Report all lines from the entries below in which "first" appears.

***** Supplied information *****

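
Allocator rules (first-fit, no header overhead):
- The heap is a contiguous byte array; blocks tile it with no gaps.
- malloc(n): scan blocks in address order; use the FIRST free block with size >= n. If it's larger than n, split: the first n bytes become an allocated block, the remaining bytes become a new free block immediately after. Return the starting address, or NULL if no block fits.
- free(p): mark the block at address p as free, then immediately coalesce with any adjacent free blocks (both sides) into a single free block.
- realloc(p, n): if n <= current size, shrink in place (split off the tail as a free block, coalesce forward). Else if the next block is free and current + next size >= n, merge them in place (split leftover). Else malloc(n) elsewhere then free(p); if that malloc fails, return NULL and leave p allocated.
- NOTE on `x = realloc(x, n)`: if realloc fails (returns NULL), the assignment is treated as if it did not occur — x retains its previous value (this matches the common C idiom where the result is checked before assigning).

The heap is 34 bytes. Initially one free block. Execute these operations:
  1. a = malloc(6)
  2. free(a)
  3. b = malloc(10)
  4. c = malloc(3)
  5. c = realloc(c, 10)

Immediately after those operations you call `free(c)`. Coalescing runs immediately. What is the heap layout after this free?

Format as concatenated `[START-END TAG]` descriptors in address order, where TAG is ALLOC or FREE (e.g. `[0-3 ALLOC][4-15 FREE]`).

Op 1: a = malloc(6) -> a = 0; heap: [0-5 ALLOC][6-33 FREE]
Op 2: free(a) -> (freed a); heap: [0-33 FREE]
Op 3: b = malloc(10) -> b = 0; heap: [0-9 ALLOC][10-33 FREE]
Op 4: c = malloc(3) -> c = 10; heap: [0-9 ALLOC][10-12 ALLOC][13-33 FREE]
Op 5: c = realloc(c, 10) -> c = 10; heap: [0-9 ALLOC][10-19 ALLOC][20-33 FREE]
free(c): c = 10 -> block [10-19 ALLOC]; mark free, coalesce with adjacent free neighbors -> [0-9 ALLOC][10-33 FREE]

Answer: [0-9 ALLOC][10-33 FREE]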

*****

Problem solution:
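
Allocator rules (first-fit, no header overhead):
- malloc(n): scan blocks in address order; use the FIRST free block with size >= n. If it's larger than n, split: the first n bytes become an allocated block, the remaining bytes become a new free block immediately after. Return the starting address, or NULL if no block fits.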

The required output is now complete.